> _PROVIDED RECORDS_:
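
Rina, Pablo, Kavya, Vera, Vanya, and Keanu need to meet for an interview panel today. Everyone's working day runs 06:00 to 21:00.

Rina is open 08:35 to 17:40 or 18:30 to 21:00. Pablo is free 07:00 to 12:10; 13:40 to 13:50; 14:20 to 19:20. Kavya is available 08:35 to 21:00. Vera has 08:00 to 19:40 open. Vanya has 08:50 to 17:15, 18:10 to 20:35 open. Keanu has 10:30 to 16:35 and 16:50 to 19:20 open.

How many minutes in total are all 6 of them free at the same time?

320

Rina ∩ Pablo: 08:35-12:10, 13:40-13:50, 14:20-17:40, 18:30-19:20.
Rina ∩ Pablo ∩ Kavya: 08:35-12:10, 13:40-13:50, 14:20-17:40, 18:30-19:20.
Rina ∩ Pablo ∩ Kavya ∩ Vera: 08:35-12:10, 13:40-13:50, 14:20-17:40, 18:30-19:20.
Rina ∩ Pablo ∩ Kavya ∩ Vera ∩ Vanya: 08:50-12:10, 13:40-13:50, 14:20-17:15, 18:30-19:20.
Rina ∩ Pablo ∩ Kavya ∩ Vera ∩ Vanya ∩ Keanu: 10:30-12:10, 13:40-13:50, 14:20-16:35, 16:50-17:15, 18:30-19:20.
Summing the common windows: 100 + 10 + 135 + 25 + 50 = 320 minutes.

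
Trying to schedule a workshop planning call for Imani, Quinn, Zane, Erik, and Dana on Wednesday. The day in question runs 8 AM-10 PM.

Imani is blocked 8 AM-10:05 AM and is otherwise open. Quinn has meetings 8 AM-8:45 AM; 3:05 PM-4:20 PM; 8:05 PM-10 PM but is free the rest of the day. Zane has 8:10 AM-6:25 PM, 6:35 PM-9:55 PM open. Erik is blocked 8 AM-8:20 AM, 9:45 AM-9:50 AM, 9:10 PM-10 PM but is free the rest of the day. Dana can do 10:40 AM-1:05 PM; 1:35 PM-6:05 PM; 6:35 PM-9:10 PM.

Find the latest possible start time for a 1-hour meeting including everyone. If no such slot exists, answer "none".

19:05

Imani free: 10:05-22:00 (invert busy blocks within the working day).
Quinn free: 08:45-15:05, 16:20-20:05 (invert busy blocks within the working day).
Zane free: 08:10-18:25, 18:35-21:55.
Erik free: 08:20-09:45, 09:50-21:10 (invert busy blocks within the working day).
Dana free: 10:40-13:05, 13:35-18:05, 18:35-21:10.
Imani ∩ Quinn: 10:05-15:05, 16:20-20:05.
Imani ∩ Quinn ∩ Zane: 10:05-15:05, 16:20-18:25, 18:35-20:05.
Imani ∩ Quinn ∩ Zane ∩ Erik: 10:05-15:05, 16:20-18:25, 18:35-20:05.
Imani ∩ Quinn ∩ Zane ∩ Erik ∩ Dana: 10:40-13:05, 13:35-15:05, 16:20-18:05, 18:35-20:05.
The last common window of at least 60 minutes is 18:35-20:05; a 60-minute meeting can start as late as 19:05 and still end by 20:05.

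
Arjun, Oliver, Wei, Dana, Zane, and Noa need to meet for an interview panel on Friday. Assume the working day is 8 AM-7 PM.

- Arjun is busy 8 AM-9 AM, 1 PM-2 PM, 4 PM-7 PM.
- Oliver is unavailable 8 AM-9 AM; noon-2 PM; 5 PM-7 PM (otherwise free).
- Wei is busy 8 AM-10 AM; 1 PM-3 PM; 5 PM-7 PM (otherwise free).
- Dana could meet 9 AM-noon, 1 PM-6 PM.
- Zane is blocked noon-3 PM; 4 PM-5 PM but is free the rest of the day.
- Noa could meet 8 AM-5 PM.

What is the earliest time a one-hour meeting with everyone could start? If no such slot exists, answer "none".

10:00

Arjun free: 09:00-13:00, 14:00-16:00 (invert busy blocks within the working day).
Oliver free: 09:00-12:00, 14:00-17:00 (invert busy blocks within the working day).
Wei free: 10:00-13:00, 15:00-17:00 (invert busy blocks within the working day).
Dana free: 09:00-12:00, 13:00-18:00.
Zane free: 08:00-12:00, 15:00-16:00, 17:00-19:00 (invert busy blocks within the working day).
Noa free: 08:00-17:00.
Arjun ∩ Oliver: 09:00-12:00, 14:00-16:00.
Arjun ∩ Oliver ∩ Wei: 10:00-12:00, 15:00-16:00.
Arjun ∩ Oliver ∩ Wei ∩ Dana: 10:00-12:00, 15:00-16:00.
Arjun ∩ Oliver ∩ Wei ∩ Dana ∩ Zane: 10:00-12:00, 15:00-16:00.
Arjun ∩ Oliver ∩ Wei ∩ Dana ∩ Zane ∩ Noa: 10:00-12:00, 15:00-16:00.
So the common availability across everyone is 10:00-12:00, 15:00-16:00.
The first common window of at least 60 minutes is 10:00-12:00, so the earliest start is 10:00.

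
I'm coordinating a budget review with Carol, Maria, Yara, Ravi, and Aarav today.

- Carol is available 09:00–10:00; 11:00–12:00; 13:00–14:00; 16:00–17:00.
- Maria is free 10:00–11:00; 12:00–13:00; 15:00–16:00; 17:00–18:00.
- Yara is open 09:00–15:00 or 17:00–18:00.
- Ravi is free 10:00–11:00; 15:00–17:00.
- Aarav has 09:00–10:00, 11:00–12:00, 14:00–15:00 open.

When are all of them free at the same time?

Carol ∩ Maria: ∅.
Carol ∩ Maria ∩ Yara: ∅.
Carol ∩ Maria ∩ Yara ∩ Ravi: ∅.
Carol ∩ Maria ∩ Yara ∩ Ravi ∩ Aarav: ∅.
There is no time when everyone is free.

none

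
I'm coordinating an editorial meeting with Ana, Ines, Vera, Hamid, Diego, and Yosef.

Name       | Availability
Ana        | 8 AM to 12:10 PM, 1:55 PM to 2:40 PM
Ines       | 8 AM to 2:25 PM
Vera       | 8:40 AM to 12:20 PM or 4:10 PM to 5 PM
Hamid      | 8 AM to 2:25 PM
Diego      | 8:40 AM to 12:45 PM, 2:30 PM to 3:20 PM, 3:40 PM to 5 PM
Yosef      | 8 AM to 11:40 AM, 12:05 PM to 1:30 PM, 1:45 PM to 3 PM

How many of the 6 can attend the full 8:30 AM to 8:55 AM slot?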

> _INSTRUCTIONS FOR THE TASK_:
Restate every entry above exactly as it stands.

> _RESULT FOR THIS EXERCISE_:
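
Rina, Pablo, Kavya, Vera, Vanya, and Keanu need to meet for an interview panel today. Everyone's working day runs 06:00 to 21:00.

Rina is open 08:35 to 17:40 or 18:30 to 21:00. Pablo is free 07:00 to 12:10; 13:40 to 13:50; 14:20 to 19:20. Kavya is available 08:35 to 21:00. Vera has 08:00 to 19:40 open. Vanya has 08:50 to 17:15, 18:10 to 20:35 open. Keanu has 10:30 to 16:35 and 16:50 to 19:20 open.

How many minutes in total are all 6 of them free at the same time?

320

Rina ∩ Pablo: 08:35-12:10, 13:40-13:50, 14:20-17:40, 18:30-19:20.
Rina ∩ Pablo ∩ Kavya: 08:35-12:10, 13:40-13:50, 14:20-17:40, 18:30-19:20.
Rina ∩ Pablo ∩ Kavya ∩ Vera: 08:35-12:10, 13:40-13:50, 14:20-17:40, 18:30-19:20.
Rina ∩ Pablo ∩ Kavya ∩ Vera ∩ Vanya: 08:50-12:10, 13:40-13:50, 14:20-17:15, 18:30-19:20.
Rina ∩ Pablo ∩ Kavya ∩ Vera ∩ Vanya ∩ Keanu: 10:30-12:10, 13:40-13:50, 14:20-16:35, 16:50-17:15, 18:30-19:20.
Summing the common windows: 100 + 10 + 135 + 25 + 50 = 320 minutes.

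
Trying to schedule a workshop planning call for Imani, Quinn, Zane, Erik, and Dana on Wednesday. The day in question runs 8 AM-10 PM.

Imani is blocked 8 AM-10:05 AM and is otherwise open. Quinn has meetings 8 AM-8:45 AM; 3:05 PM-4:20 PM; 8:05 PM-10 PM but is free the rest of the day. Zane has 8:10 AM-6:25 PM, 6:35 PM-9:55 PM open. Erik is blocked 8 AM-8:20 AM, 9:45 AM-9:50 AM, 9:10 PM-10 PM but is free the rest of the day. Dana can do 10:40 AM-1:05 PM; 1:35 PM-6:05 PM; 6:35 PM-9:10 PM.

Find the latest possible start time for a 1-hour meeting including everyone. If no such slot exists, answer "none".

19:05

Imani free: 10:05-22:00 (invert busy blocks within the working day).
Quinn free: 08:45-15:05, 16:20-20:05 (invert busy blocks within the working day).
Zane free: 08:10-18:25, 18:35-21:55.
Erik free: 08:20-09:45, 09:50-21:10 (invert busy blocks within the working day).
Dana free: 10:40-13:05, 13:35-18:05, 18:35-21:10.
Imani ∩ Quinn: 10:05-15:05, 16:20-20:05.
Imani ∩ Quinn ∩ Zane: 10:05-15:05, 16:20-18:25, 18:35-20:05.
Imani ∩ Quinn ∩ Zane ∩ Erik: 10:05-15:05, 16:20-18:25, 18:35-20:05.
Imani ∩ Quinn ∩ Zane ∩ Erik ∩ Dana: 10:40-13:05, 13:35-15:05, 16:20-18:05, 18:35-20:05.
The last common window of at least 60 minutes is 18:35-20:05; a 60-minute meeting can start as late as 19:05 and still end by 20:05.

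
Arjun, Oliver, Wei, Dana, Zane, and Noa need to meet for an interview panel on Friday. Assume the working day is 8 AM-7 PM.

- Arjun is busy 8 AM-9 AM, 1 PM-2 PM, 4 PM-7 PM.
- Oliver is unavailable 8 AM-9 AM; noon-2 PM; 5 PM-7 PM (otherwise free).
- Wei is busy 8 AM-10 AM; 1 PM-3 PM; 5 PM-7 PM (otherwise free).
- Dana could meet 9 AM-noon, 1 PM-6 PM.
- Zane is blocked noon-3 PM; 4 PM-5 PM but is free the rest of the day.
- Noa could meet 8 AM-5 PM.

What is the earliest time a one-hour meeting with everyone could start? If no such slot exists, answer "none".

10:00

Arjun free: 09:00-13:00, 14:00-16:00 (invert busy blocks within the working day).
Oliver free: 09:00-12:00, 14:00-17:00 (invert busy blocks within the working day).
Wei free: 10:00-13:00, 15:00-17:00 (invert busy blocks within the working day).
Dana free: 09:00-12:00, 13:00-18:00.
Zane free: 08:00-12:00, 15:00-16:00, 17:00-19:00 (invert busy blocks within the working day).
Noa free: 08:00-17:00.
Arjun ∩ Oliver: 09:00-12:00, 14:00-16:00.
Arjun ∩ Oliver ∩ Wei: 10:00-12:00, 15:00-16:00.
Arjun ∩ Oliver ∩ Wei ∩ Dana: 10:00-12:00, 15:00-16:00.
Arjun ∩ Oliver ∩ Wei ∩ Dana ∩ Zane: 10:00-12:00, 15:00-16:00.
Arjun ∩ Oliver ∩ Wei ∩ Dana ∩ Zane ∩ Noa: 10:00-12:00, 15:00-16:00.
So the common availability across everyone is 10:00-12:00, 15:00-16:00.
The first common window of at least 60 minutes is 10:00-12:00, so the earliest start is 10:00.

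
I'm coordinating a budget review with Carol, Maria, Yara, Ravi, and Aarav today.

- Carol is available 09:00–10:00; 11:00–12:00; 13:00–14:00; 16:00–17:00.
- Maria is free 10:00–11:00; 12:00–13:00; 15:00–16:00; 17:00–18:00.
- Yara is open 09:00–15:00 or 17:00–18:00.
- Ravi is free 10:00–11:00; 15:00–17:00.
- Aarav has 09:00–10:00, 11:00–12:00, 14:00–15:00 open.

When are all of them free at the same time?

Carol ∩ Maria: ∅.
Carol ∩ Maria ∩ Yara: ∅.
Carol ∩ Maria ∩ Yara ∩ Ravi: ∅.
Carol ∩ Maria ∩ Yara ∩ Ravi ∩ Aarav: ∅.
There is no time when everyone is free.

none

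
I'm coordinating an editorial meeting with Ana, Ines, Vera, Hamid, Diego, and Yosef.

Name       | Availability
Ana        | 8 AM to 12:10 PM, 1:55 PM to 2:40 PM
Ines       | 8 AM to 2:25 PM
Vera       | 8:40 AM to 12:20 PM or 4:10 PM to 5 PM
Hamid      | 8 AM to 2:25 PM
Diego      | 8:40 AM to 12:45 PM, 2:30 PM to 3:20 PM, 3:40 PM to 5 PM
Yosef      | 8 AM to 11:40 AM, 12:05 PM to 1:30 PM, 1:45 PM to 3 PM

How many of the 6 can attend the full 8:30 AM to 8:55 AM slot?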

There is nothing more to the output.